## [The problem]
The records below are to be transcribed exactly as they appear.

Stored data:
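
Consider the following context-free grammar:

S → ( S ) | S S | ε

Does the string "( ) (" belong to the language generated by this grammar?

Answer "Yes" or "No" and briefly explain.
Each production adds parentheses only in matched pairs (S → ( S )) or none at all, so every derived string has equally many '(' and ')'. The string ( ) ( has two '(' and one ')', so it cannot be derived.

Final answer: No - no valid derivation exists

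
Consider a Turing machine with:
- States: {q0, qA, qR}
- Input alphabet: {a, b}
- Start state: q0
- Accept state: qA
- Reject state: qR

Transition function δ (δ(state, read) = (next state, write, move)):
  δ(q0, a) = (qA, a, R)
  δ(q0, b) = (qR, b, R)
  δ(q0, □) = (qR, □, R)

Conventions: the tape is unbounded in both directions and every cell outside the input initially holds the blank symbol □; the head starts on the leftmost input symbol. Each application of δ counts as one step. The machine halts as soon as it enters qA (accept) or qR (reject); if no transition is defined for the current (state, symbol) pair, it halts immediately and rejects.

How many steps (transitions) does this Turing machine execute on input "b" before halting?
Step 0: [q0]b (head at position 0)
Step 1: δ(q0, b) = (qR, b, R)  ⊢  b[qR]□ (head at position 1)
The machine is in qR, so it halts and rejects.
Number of transitions executed: 1.

Final answer: 1 steps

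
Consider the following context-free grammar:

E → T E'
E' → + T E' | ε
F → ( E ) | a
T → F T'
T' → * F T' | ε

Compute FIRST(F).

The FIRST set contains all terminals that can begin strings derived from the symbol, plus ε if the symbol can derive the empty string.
FIRST(F): F → ( E ) contributes '(' and F → a contributes 'a', so FIRST(F) = {(, a}. F is not nullable.

Final answer: {(, a}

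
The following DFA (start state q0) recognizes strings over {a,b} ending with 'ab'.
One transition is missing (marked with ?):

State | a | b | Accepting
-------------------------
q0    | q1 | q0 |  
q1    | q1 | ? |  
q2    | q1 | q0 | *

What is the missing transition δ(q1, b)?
q2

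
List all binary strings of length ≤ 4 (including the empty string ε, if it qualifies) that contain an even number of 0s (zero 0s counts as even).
Checking every binary string of length 0 to 4:
  Length 0: accepted: ε | rejected: (none)
  Length 1: accepted: 1 | rejected: 0
  Length 2: accepted: 00, 11 | rejected: 01, 10
  Length 3: accepted: 001, 010, 100, 111 | rejected: 000, 011, 101, 110
  Length 4: accepted: 0000, 0011, 0101, 0110, 1001, 1010, 1100, 1111 | rejected: 0001, 0010, 0100, 0111, 1000, 1011, 1101, 1110
Total: 16 string(s).

Final answer: ε, 1, 00, 11, 001, 010, 100, 111, 0000, 0011, 0101, 0110, 1001, 1010, 1100, 1111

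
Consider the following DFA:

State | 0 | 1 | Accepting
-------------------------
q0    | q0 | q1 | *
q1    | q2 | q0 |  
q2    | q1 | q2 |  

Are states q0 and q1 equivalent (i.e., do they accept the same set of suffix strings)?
Try the suffix ε (the empty string).
From q0: q0 — accepting.
From q1: q1 — not accepting.
The two states disagree on this suffix, so they are not equivalent.

Final answer: No. Distinguishing string: ε (the empty string) - accepted from q0 but not from q1.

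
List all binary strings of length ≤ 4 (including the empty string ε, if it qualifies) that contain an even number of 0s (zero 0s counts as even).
Checking every binary string of length 0 to 4:
  Length 0: accepted: ε | rejected: (none)
  Length 1: accepted: 1 | rejected: 0
  Length 2: accepted: 00, 11 | rejected: 01, 10
  Length 3: accepted: 001, 010, 100, 111 | rejected: 000, 011, 101, 110
  Length 4: accepted: 0000, 0011, 0101, 0110, 1001, 1010, 1100, 1111 | rejected: 0001, 0010, 0100, 0111, 1000, 1011, 1101, 1110
Total: 16 string(s).

Final answer: ε, 1, 00, 11, 001, 010, 100, 111, 0000, 0011, 0101, 0110, 1001, 1010, 1100, 1111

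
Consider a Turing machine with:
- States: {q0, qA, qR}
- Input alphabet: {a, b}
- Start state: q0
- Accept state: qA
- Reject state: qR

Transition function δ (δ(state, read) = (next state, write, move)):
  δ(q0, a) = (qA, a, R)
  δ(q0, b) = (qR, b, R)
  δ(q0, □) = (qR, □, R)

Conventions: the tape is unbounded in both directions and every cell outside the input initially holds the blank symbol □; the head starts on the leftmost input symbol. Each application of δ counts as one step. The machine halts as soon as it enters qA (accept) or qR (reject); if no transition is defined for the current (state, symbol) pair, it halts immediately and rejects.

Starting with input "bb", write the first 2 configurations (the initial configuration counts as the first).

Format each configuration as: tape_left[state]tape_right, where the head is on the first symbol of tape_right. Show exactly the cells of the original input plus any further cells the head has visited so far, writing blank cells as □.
Step 0: [q0]bb (head at position 0)
Step 1: δ(q0, b) = (qR, b, R)  ⊢  b[qR]b (head at position 1)

Final answer: [q0]bb ⊢ b[qR]b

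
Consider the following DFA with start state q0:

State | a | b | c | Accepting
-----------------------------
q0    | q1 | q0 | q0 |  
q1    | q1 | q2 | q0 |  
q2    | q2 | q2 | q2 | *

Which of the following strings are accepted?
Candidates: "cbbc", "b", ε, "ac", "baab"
"cbbc": q0 → q0 → q0 → q0 → q0; q0 is not accepting → rejected
"b": q0 → q0; q0 is not accepting → rejected
ε: q0; q0 is not accepting → rejected
"ac": q0 → q1 → q0; q0 is not accepting → rejected
"baab": q0 → q0 → q1 → q1 → q2; q2 is accepting → accepted

Final answer: "baab"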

## [Task response]
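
Consider the following context-free grammar:

S → ( S ) | S S | ε

Does the string "( ) (" belong to the language generated by this grammar?

Answer "Yes" or "No" and briefly explain.
Each production adds parentheses only in matched pairs (S → ( S )) or none at all, so every derived string has equally many '(' and ')'. The string ( ) ( has two '(' and one ')', so it cannot be derived.

Final answer: No - no valid derivation exists

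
Consider a Turing machine with:
- States: {q0, qA, qR}
- Input alphabet: {a, b}
- Start state: q0
- Accept state: qA
- Reject state: qR

Transition function δ (δ(state, read) = (next state, write, move)):
  δ(q0, a) = (qA, a, R)
  δ(q0, b) = (qR, b, R)
  δ(q0, □) = (qR, □, R)

Conventions: the tape is unbounded in both directions and every cell outside the input initially holds the blank symbol □; the head starts on the leftmost input symbol. Each application of δ counts as one step. The machine halts as soon as it enters qA (accept) or qR (reject); if no transition is defined for the current (state, symbol) pair, it halts immediately and rejects.

How many steps (transitions) does this Turing machine execute on input "b" before halting?
Step 0: [q0]b (head at position 0)
Step 1: δ(q0, b) = (qR, b, R)  ⊢  b[qR]□ (head at position 1)
The machine is in qR, so it halts and rejects.
Number of transitions executed: 1.

Final answer: 1 steps

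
Consider the following context-free grammar:

E → T E'
E' → + T E' | ε
F → ( E ) | a
T → F T'
T' → * F T' | ε

Compute FIRST(F).

The FIRST set contains all terminals that can begin strings derived from the symbol, plus ε if the symbol can derive the empty string.
FIRST(F): F → ( E ) contributes '(' and F → a contributes 'a', so FIRST(F) = {(, a}. F is not nullable.

Final answer: {(, a}

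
The following DFA (start state q0) recognizes strings over {a,b} ending with 'ab'.
One transition is missing (marked with ?):

State | a | b | Accepting
-------------------------
q0    | q1 | q0 |  
q1    | q1 | ? |  
q2    | q1 | q0 | *

What is the missing transition δ(q1, b)?
q2

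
List all binary strings of length ≤ 4 (including the empty string ε, if it qualifies) that contain an even number of 0s (zero 0s counts as even).
Checking every binary string of length 0 to 4:
  Length 0: accepted: ε | rejected: (none)
  Length 1: accepted: 1 | rejected: 0
  Length 2: accepted: 00, 11 | rejected: 01, 10
  Length 3: accepted: 001, 010, 100, 111 | rejected: 000, 011, 101, 110
  Length 4: accepted: 0000, 0011, 0101, 0110, 1001, 1010, 1100, 1111 | rejected: 0001, 0010, 0100, 0111, 1000, 1011, 1101, 1110
Total: 16 string(s).

Final answer: ε, 1, 00, 11, 001, 010, 100, 111, 0000, 0011, 0101, 0110, 1001, 1010, 1100, 1111

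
Consider the following DFA:

State | 0 | 1 | Accepting
-------------------------
q0    | q0 | q1 | *
q1    | q2 | q0 |  
q2    | q1 | q2 |  

Are states q0 and q1 equivalent (i.e., do they accept the same set of suffix strings)?
Try the suffix ε (the empty string).
From q0: q0 — accepting.
From q1: q1 — not accepting.
The two states disagree on this suffix, so they are not equivalent.

Final answer: No. Distinguishing string: ε (the empty string) - accepted from q0 but not from q1.

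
List all binary strings of length ≤ 4 (including the empty string ε, if it qualifies) that contain an even number of 0s (zero 0s counts as even).
Checking every binary string of length 0 to 4:
  Length 0: accepted: ε | rejected: (none)
  Length 1: accepted: 1 | rejected: 0
  Length 2: accepted: 00, 11 | rejected: 01, 10
  Length 3: accepted: 001, 010, 100, 111 | rejected: 000, 011, 101, 110
  Length 4: accepted: 0000, 0011, 0101, 0110, 1001, 1010, 1100, 1111 | rejected: 0001, 0010, 0100, 0111, 1000, 1011, 1101, 1110
Total: 16 string(s).

Final answer: ε, 1, 00, 11, 001, 010, 100, 111, 0000, 0011, 0101, 0110, 1001, 1010, 1100, 1111

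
Consider a Turing machine with:
- States: {q0, qA, qR}
- Input alphabet: {a, b}
- Start state: q0
- Accept state: qA
- Reject state: qR

Transition function δ (δ(state, read) = (next state, write, move)):
  δ(q0, a) = (qA, a, R)
  δ(q0, b) = (qR, b, R)
  δ(q0, □) = (qR, □, R)

Conventions: the tape is unbounded in both directions and every cell outside the input initially holds the blank symbol □; the head starts on the leftmost input symbol. Each application of δ counts as one step. The machine halts as soon as it enters qA (accept) or qR (reject); if no transition is defined for the current (state, symbol) pair, it halts immediately and rejects.

Starting with input "bb", write the first 2 configurations (the initial configuration counts as the first).

Format each configuration as: tape_left[state]tape_right, where the head is on the first symbol of tape_right. Show exactly the cells of the original input plus any further cells the head has visited so far, writing blank cells as □.
Step 0: [q0]bb (head at position 0)
Step 1: δ(q0, b) = (qR, b, R)  ⊢  b[qR]b (head at position 1)

Final answer: [q0]bb ⊢ b[qR]b

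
Consider the following DFA with start state q0:

State | a | b | c | Accepting
-----------------------------
q0    | q1 | q0 | q0 |  
q1    | q1 | q2 | q0 |  
q2    | q2 | q2 | q2 | *

Which of the following strings are accepted?
Candidates: "cbbc", "b", ε, "ac", "baab"
"cbbc": q0 → q0 → q0 → q0 → q0; q0 is not accepting → rejected
"b": q0 → q0; q0 is not accepting → rejected
ε: q0; q0 is not accepting → rejected
"ac": q0 → q1 → q0; q0 is not accepting → rejected
"baab": q0 → q0 → q1 → q1 → q2; q2 is accepting → accepted

Final answer: "baab"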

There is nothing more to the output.